§ **Task requirements**: Every line in the records below between the one holding "Here is everything" and the one holding "POLE=gu -> -m", inclusive, is to be set down exactly; all other lines are to be left out.

[Opening Data supplied section]

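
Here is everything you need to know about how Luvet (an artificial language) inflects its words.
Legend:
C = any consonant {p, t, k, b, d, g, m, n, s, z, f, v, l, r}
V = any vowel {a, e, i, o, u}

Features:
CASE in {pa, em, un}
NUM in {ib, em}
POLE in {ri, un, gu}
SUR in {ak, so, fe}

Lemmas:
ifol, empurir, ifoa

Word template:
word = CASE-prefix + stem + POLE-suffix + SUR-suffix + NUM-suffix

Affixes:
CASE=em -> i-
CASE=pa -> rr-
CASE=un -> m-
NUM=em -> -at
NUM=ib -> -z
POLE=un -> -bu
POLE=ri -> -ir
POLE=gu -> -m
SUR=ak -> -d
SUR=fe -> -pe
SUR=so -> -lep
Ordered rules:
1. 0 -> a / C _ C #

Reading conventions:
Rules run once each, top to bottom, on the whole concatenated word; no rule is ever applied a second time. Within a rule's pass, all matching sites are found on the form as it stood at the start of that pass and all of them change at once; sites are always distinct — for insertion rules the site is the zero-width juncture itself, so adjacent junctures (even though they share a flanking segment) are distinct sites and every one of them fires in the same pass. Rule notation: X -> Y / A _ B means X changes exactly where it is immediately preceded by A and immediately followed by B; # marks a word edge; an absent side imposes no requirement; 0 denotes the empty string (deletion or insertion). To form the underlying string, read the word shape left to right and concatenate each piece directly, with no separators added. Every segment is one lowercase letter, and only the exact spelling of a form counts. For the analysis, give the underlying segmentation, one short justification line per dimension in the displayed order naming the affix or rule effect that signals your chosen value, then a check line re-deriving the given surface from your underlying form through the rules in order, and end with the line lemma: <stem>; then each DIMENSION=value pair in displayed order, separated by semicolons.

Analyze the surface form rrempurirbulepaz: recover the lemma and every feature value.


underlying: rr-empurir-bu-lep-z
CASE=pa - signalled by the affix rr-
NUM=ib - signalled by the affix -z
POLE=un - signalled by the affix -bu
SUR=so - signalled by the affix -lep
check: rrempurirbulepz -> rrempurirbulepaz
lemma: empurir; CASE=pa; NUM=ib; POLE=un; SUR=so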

[Closing Data supplied section]
[Opening Data supplied section]

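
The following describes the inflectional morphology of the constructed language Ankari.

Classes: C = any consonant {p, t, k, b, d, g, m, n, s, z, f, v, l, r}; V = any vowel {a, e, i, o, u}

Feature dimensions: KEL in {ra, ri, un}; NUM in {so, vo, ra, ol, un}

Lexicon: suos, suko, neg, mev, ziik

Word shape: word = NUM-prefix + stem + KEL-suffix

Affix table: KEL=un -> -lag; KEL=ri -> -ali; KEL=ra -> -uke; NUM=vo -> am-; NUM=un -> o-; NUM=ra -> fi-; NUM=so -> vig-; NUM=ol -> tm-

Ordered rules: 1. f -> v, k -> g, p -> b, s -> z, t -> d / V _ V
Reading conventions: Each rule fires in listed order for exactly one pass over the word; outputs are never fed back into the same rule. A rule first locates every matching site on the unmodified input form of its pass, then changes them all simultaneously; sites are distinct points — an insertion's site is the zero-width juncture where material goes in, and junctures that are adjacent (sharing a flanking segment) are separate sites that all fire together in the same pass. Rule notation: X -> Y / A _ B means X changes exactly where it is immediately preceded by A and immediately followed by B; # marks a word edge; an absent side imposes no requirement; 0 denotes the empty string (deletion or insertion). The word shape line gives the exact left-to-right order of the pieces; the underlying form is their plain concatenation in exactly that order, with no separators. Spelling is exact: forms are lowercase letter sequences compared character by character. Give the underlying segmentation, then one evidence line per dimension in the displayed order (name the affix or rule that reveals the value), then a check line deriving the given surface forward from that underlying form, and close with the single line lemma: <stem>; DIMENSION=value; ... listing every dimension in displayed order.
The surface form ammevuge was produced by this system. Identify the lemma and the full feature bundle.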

[Closing Data supplied section]

§ **Exercise result**:
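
Here is everything you need to know about how Luvet (an artificial language) inflects its words.
Legend:
C = any consonant {p, t, k, b, d, g, m, n, s, z, f, v, l, r}
V = any vowel {a, e, i, o, u}

Features:
CASE in {pa, em, un}
NUM in {ib, em}
POLE in {ri, un, gu}
SUR in {ak, so, fe}

Lemmas:
ifol, empurir, ifoa

Word template:
word = CASE-prefix + stem + POLE-suffix + SUR-suffix + NUM-suffix

Affixes:
CASE=em -> i-
CASE=pa -> rr-
CASE=un -> m-
NUM=em -> -at
NUM=ib -> -z
POLE=un -> -bu
POLE=ri -> -ir
POLE=gu -> -m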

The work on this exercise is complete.